The records below must be transcribed exactly.

(Stored items)
▬▬▬▬▬▬▬▬▬▬

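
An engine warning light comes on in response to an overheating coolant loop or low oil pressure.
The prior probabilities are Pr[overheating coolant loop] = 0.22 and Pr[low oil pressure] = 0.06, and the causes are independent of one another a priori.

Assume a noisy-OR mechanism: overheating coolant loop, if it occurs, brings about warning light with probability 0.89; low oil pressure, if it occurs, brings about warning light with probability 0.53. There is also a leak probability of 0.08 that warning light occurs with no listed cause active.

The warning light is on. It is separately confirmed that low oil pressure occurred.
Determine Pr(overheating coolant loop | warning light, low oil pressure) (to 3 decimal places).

Pr(overheating coolant loop | warning light, low oil pressure) ≈ 0.321

Under noisy-OR, P(warning light | causes) = 1 − (1−0.08)·∏(1−qᵢ) over the active causes.
P(warning light | low oil pressure) = 0.5676×0.78 + 0.952436×0.22 = 0.442728 + 0.209536 = 0.652264
The overheating coolant loop-present share is 0.952436×0.22 = 0.209536.
Hence the posterior is 0.209536/0.652264 ≈ 0.321.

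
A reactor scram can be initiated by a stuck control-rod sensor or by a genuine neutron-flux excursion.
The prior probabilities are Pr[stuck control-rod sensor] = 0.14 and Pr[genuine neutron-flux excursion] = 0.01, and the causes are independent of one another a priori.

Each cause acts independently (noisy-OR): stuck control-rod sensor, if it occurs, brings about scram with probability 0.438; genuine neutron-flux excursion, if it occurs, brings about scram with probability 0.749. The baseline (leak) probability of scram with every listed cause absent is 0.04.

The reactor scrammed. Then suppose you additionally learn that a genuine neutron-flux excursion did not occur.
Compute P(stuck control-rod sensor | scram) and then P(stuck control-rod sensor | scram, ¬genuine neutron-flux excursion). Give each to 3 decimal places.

Under noisy-OR, P(scram | causes) = 1 − (1−0.04)·∏(1−qᵢ) over the active causes.
Enumerate the 4 (stuck control-rod sensor, genuine neutron-flux excursion) configurations and weight by the priors:
  P(scram) = 0.04·0.86·0.99 + 0.75904·0.86·0.01 + 0.46048·0.14·0.99 + 0.86458·0.14·0.01
        = 0.034056 + 0.006528 + 0.063823 + 0.001210 = 0.105617
The terms with stuck control-rod sensor present sum to 0.065033, so
  P(stuck control-rod sensor | scram) = 0.065033 / 0.105617 ≈ 0.616

Now also conditioning on genuine neutron-flux excursion≠true:
Sum P(scram|·) weighted by the priors over both values of stuck control-rod sensor:
  P(scram | ¬genuine neutron-flux excursion) = 0.04·0.86 + 0.46048·0.14
        = 0.034400 + 0.064467 = 0.098867
The terms with stuck control-rod sensor present sum to 0.064467, so
  P(stuck control-rod sensor | scram, ¬genuine neutron-flux excursion) = 0.064467 / 0.098867 ≈ 0.652
Ruling out genuine neutron-flux excursion raises the posterior on stuck control-rod sensor — the flip side of explaining away.

P(stuck control-rod sensor | scram) ≈ 0.616; P(stuck control-rod sensor | scram, ¬genuine neutron-flux excursion) ≈ 0.652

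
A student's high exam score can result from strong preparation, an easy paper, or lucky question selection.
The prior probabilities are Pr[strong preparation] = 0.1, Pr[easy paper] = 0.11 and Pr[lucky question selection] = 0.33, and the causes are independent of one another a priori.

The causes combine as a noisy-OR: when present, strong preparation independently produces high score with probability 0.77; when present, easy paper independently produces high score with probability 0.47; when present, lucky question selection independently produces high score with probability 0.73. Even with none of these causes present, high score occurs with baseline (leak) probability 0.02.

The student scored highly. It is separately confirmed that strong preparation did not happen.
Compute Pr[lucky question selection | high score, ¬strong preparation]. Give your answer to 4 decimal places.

Pr[lucky question selection | high score, ¬strong preparation] ≈ 0.8393

Under noisy-OR, P(high score | causes) = 1 − (1−0.02)·∏(1−qᵢ) over the active causes.
Enumerate the 4 (easy paper, lucky question selection) configurations and weight by the priors:
  P(high score | ¬strong preparation) = 0.02*0.89*0.67 + 0.7354*0.89*0.33 + 0.4806*0.11*0.67 + 0.859762*0.11*0.33
        = 0.011926 + 0.215987 + 0.035420 + 0.031209 = 0.294542
The terms with lucky question selection present sum to 0.247196, so
  P(lucky question selection | high score, ¬strong preparation) = 0.247196 / 0.294542 ≈ 0.8393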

▬▬▬▬▬▬▬▬▬▬

▶ [RESULT OF THE EXERCISE]:
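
An engine warning light comes on in response to an overheating coolant loop or low oil pressure.
The prior probabilities are Pr[overheating coolant loop] = 0.22 and Pr[low oil pressure] = 0.06, and the causes are independent of one another a priori.

Assume a noisy-OR mechanism: overheating coolant loop, if it occurs, brings about warning light with probability 0.89; low oil pressure, if it occurs, brings about warning light with probability 0.53. There is also a leak probability of 0.08 that warning light occurs with no listed cause active.

The warning light is on. It is separately confirmed that low oil pressure occurred.
Determine Pr(overheating coolant loop | warning light, low oil pressure) (to 3 decimal places).

Pr(overheating coolant loop | warning light, low oil pressure) ≈ 0.321

Under noisy-OR, P(warning light | causes) = 1 − (1−0.08)·∏(1−qᵢ) over the active causes.
P(warning light | low oil pressure) = 0.5676×0.78 + 0.952436×0.22 = 0.442728 + 0.209536 = 0.652264
The overheating coolant loop-present share is 0.952436×0.22 = 0.209536.
Hence the posterior is 0.209536/0.652264 ≈ 0.321.

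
A reactor scram can be initiated by a stuck control-rod sensor or by a genuine neutron-flux excursion.
The prior probabilities are Pr[stuck control-rod sensor] = 0.14 and Pr[genuine neutron-flux excursion] = 0.01, and the causes are independent of one another a priori.

Each cause acts independently (noisy-OR): stuck control-rod sensor, if it occurs, brings about scram with probability 0.438; genuine neutron-flux excursion, if it occurs, brings about scram with probability 0.749. The baseline (leak) probability of scram with every listed cause absent is 0.04.

The reactor scrammed. Then suppose you additionally learn that a genuine neutron-flux excursion did not occur.
Compute P(stuck control-rod sensor | scram) and then P(stuck control-rod sensor | scram, ¬genuine neutron-flux excursion). Give each to 3 decimal places.

Under noisy-OR, P(scram | causes) = 1 − (1−0.04)·∏(1−qᵢ) over the active causes.
Enumerate the 4 (stuck control-rod sensor, genuine neutron-flux excursion) configurations and weight by the priors:
  P(scram) = 0.04·0.86·0.99 + 0.75904·0.86·0.01 + 0.46048·0.14·0.99 + 0.86458·0.14·0.01
        = 0.034056 + 0.006528 + 0.063823 + 0.001210 = 0.105617
The terms with stuck control-rod sensor present sum to 0.065033, so
  P(stuck control-rod sensor | scram) = 0.065033 / 0.105617 ≈ 0.616

Now also conditioning on genuine neutron-flux excursion≠true:
Sum P(scram|·) weighted by the priors over both values of stuck control-rod sensor:
  P(scram | ¬genuine neutron-flux excursion) = 0.04·0.86 + 0.46048·0.14
        = 0.034400 + 0.064467 = 0.098867
The terms with stuck control-rod sensor present sum to 0.064467, so
  P(stuck control-rod sensor | scram, ¬genuine neutron-flux excursion) = 0.064467 / 0.098867 ≈ 0.652
Ruling out genuine neutron-flux excursion raises the posterior on stuck control-rod sensor — the flip side of explaining away.

P(stuck control-rod sensor | scram) ≈ 0.616; P(stuck control-rod sensor | scram, ¬genuine neutron-flux excursion) ≈ 0.652

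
A student's high exam score can result from strong preparation, an easy paper, or lucky question selection.
The prior probabilities are Pr[strong preparation] = 0.1, Pr[easy paper] = 0.11 and Pr[lucky question selection] = 0.33, and the causes are independent of one another a priori.

The causes combine as a noisy-OR: when present, strong preparation independently produces high score with probability 0.77; when present, easy paper independently produces high score with probability 0.47; when present, lucky question selection independently produces high score with probability 0.73. Even with none of these causes present, high score occurs with baseline (leak) probability 0.02.

The student scored highly. It is separately confirmed that strong preparation did not happen.
Compute Pr[lucky question selection | high score, ¬strong preparation]. Give your answer to 4 decimal places.

Pr[lucky question selection | high score, ¬strong preparation] ≈ 0.8393

Under noisy-OR, P(high score | causes) = 1 − (1−0.02)·∏(1−qᵢ) over the active causes.
Enumerate the 4 (easy paper, lucky question selection) configurations and weight by the priors:
  P(high score | ¬strong preparation) = 0.02*0.89*0.67 + 0.7354*0.89*0.33 + 0.4806*0.11*0.67 + 0.859762*0.11*0.33
        = 0.011926 + 0.215987 + 0.035420 + 0.031209 = 0.294542
The terms with lucky question selection present sum to 0.247196, so
  P(lucky question selection | high score, ¬strong preparation) = 0.247196 / 0.294542 ≈ 0.8393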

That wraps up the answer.